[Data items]
┄┄┄┄┄┄

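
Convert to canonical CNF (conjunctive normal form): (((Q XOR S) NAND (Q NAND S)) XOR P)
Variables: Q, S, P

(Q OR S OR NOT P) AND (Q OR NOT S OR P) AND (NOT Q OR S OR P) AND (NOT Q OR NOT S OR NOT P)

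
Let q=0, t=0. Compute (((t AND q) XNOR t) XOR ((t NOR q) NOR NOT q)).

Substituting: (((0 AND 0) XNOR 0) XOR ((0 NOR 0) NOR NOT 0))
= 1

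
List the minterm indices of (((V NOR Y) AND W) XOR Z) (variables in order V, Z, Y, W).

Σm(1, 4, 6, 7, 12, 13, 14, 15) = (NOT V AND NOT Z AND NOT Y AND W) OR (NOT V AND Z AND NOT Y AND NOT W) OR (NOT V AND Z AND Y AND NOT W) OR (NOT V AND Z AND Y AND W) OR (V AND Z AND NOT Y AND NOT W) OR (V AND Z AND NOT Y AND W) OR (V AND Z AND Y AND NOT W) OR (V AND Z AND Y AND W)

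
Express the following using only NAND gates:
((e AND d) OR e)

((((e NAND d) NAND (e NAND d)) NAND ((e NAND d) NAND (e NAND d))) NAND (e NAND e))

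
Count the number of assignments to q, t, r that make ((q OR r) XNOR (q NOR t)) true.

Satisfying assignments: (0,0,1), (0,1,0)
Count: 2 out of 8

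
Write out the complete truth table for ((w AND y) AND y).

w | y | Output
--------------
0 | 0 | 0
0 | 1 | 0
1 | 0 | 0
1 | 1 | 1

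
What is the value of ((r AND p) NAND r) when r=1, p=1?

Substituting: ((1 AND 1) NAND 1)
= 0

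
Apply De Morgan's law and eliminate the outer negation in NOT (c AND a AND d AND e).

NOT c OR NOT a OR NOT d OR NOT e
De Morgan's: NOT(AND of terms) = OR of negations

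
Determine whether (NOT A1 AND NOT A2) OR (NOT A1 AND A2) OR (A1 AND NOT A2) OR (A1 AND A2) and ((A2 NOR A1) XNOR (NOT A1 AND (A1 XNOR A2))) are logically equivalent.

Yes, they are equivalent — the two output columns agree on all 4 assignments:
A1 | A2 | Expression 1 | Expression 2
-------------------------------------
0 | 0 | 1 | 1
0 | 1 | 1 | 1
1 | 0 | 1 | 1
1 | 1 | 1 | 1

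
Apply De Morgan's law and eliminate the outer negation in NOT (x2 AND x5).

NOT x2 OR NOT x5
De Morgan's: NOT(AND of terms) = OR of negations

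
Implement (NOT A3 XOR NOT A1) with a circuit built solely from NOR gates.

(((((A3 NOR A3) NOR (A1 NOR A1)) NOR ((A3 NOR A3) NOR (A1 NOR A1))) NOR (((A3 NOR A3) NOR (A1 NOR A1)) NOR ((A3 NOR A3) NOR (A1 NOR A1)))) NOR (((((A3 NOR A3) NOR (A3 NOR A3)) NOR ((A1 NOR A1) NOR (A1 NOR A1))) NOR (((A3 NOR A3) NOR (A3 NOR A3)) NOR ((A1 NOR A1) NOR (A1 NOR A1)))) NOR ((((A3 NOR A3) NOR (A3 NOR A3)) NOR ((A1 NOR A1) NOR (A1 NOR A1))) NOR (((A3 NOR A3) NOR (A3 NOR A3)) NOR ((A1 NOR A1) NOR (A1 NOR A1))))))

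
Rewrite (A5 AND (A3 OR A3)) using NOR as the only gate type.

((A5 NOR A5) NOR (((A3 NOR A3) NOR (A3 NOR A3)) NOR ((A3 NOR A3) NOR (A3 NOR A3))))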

┄┄┄┄┄┄

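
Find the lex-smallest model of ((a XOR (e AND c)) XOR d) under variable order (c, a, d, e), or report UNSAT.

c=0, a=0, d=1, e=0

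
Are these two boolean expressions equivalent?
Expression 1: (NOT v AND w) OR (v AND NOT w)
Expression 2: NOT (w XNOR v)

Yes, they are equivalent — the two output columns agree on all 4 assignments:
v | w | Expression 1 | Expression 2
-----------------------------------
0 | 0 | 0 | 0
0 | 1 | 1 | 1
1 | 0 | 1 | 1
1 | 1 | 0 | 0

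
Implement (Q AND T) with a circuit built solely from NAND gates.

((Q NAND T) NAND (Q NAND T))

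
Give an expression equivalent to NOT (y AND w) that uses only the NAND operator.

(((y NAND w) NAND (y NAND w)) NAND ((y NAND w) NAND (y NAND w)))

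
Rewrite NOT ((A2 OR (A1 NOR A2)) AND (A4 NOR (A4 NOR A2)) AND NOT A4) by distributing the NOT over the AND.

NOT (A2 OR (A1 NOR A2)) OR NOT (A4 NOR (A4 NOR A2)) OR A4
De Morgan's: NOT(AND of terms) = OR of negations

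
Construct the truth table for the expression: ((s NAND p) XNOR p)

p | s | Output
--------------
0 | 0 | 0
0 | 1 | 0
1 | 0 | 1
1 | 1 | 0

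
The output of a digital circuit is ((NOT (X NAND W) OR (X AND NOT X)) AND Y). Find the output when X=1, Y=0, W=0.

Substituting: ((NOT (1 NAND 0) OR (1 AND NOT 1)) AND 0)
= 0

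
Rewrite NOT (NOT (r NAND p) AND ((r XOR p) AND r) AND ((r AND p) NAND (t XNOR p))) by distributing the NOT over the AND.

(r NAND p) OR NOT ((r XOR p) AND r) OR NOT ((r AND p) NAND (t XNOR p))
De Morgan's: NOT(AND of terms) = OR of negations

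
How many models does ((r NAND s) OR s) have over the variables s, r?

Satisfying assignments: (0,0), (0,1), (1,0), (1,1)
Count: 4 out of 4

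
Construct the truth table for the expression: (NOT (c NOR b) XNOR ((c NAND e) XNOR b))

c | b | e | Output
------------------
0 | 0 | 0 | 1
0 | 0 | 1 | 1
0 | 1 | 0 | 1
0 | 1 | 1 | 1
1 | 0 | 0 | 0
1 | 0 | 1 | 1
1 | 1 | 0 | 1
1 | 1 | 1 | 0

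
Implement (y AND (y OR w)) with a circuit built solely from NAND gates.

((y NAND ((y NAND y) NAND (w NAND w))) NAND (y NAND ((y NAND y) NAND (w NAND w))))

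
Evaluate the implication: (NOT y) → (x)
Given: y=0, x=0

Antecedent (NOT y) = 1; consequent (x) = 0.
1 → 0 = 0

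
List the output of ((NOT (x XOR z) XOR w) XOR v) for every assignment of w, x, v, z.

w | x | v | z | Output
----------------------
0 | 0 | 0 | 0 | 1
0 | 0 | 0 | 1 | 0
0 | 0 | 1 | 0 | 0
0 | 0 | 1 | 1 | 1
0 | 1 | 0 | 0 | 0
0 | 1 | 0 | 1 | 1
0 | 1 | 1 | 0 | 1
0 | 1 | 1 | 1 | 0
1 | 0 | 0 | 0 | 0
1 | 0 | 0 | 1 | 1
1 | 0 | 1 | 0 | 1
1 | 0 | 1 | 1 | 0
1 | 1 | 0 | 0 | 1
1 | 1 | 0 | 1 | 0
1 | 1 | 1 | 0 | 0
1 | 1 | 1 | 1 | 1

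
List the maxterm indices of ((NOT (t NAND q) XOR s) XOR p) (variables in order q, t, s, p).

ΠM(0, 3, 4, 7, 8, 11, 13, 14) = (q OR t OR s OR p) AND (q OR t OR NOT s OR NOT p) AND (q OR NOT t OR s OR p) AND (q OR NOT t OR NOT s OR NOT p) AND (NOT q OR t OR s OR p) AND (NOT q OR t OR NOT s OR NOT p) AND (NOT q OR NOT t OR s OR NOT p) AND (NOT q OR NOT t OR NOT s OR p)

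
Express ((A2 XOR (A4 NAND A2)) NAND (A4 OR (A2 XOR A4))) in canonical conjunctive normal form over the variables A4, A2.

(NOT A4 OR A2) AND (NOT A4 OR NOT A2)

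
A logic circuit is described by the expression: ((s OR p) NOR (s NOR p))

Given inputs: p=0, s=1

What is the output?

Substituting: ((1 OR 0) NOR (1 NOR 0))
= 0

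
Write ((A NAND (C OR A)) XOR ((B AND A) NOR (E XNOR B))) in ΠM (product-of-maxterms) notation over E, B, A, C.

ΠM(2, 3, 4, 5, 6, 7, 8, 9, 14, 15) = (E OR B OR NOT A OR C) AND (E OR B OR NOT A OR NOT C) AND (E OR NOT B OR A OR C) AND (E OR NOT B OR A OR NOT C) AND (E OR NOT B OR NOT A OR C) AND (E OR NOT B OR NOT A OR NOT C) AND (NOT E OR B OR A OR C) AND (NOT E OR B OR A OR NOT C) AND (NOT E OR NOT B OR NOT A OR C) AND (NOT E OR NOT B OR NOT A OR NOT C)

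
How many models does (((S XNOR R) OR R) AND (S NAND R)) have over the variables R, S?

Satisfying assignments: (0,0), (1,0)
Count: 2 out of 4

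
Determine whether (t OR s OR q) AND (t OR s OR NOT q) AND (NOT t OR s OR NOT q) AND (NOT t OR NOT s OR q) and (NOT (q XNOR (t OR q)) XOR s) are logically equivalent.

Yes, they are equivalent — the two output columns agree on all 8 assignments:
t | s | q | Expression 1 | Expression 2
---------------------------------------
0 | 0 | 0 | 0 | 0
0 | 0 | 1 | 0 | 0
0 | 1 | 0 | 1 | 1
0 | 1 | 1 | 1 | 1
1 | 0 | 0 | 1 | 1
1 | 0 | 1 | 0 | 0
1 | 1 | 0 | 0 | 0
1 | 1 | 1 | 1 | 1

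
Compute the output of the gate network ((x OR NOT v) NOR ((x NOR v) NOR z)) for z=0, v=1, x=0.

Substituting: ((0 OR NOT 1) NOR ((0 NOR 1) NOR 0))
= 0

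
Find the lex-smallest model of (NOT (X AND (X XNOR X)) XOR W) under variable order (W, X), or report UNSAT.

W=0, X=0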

┄┄┄┄┄┄

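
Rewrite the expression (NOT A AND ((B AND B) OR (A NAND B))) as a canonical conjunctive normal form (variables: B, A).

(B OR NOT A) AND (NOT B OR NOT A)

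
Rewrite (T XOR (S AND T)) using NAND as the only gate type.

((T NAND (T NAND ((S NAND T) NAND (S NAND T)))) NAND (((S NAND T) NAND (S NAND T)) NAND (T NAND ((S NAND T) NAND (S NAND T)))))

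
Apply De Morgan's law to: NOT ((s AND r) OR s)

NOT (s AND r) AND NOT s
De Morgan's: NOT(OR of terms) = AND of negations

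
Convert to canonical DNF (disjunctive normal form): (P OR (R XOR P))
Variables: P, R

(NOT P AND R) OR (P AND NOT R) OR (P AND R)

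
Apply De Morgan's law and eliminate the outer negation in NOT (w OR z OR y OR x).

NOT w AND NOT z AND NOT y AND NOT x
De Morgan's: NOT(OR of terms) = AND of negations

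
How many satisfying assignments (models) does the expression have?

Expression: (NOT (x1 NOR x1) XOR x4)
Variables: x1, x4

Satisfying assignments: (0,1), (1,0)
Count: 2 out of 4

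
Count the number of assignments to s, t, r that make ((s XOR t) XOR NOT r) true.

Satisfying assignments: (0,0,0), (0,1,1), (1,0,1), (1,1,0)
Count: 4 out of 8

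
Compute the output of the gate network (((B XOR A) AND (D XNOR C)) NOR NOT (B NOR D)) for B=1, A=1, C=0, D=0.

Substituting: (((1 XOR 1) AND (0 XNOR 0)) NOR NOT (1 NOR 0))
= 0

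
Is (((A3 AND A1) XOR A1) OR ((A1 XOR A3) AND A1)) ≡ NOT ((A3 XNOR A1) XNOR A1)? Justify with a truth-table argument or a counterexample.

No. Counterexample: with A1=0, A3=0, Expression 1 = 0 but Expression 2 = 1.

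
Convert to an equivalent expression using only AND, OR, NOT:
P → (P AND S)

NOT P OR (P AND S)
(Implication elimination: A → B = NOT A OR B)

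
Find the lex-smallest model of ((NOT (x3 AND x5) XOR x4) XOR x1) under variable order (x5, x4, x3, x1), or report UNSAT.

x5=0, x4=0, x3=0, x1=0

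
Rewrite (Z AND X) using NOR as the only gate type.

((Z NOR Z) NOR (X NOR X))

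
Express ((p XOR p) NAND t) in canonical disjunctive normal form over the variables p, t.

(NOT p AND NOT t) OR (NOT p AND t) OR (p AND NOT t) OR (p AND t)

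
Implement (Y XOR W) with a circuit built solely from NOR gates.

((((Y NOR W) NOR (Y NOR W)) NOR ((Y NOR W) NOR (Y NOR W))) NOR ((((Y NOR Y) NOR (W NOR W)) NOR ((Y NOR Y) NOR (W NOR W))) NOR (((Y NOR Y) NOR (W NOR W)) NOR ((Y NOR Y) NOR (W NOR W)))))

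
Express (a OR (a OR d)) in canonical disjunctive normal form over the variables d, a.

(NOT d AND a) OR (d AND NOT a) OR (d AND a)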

┄┄┄┄┄┄

[TASK PROMPT] Using the records above, filter out every line that lacks the string "Convert" and copy the rest.

[ANSWER SECTION]
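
Convert to canonical CNF (conjunctive normal form): (((Q XOR S) NAND (Q NAND S)) XOR P)
Convert to canonical DNF (disjunctive normal form): (P OR (R XOR P))
Convert to an equivalent expression using only AND, OR, NOT: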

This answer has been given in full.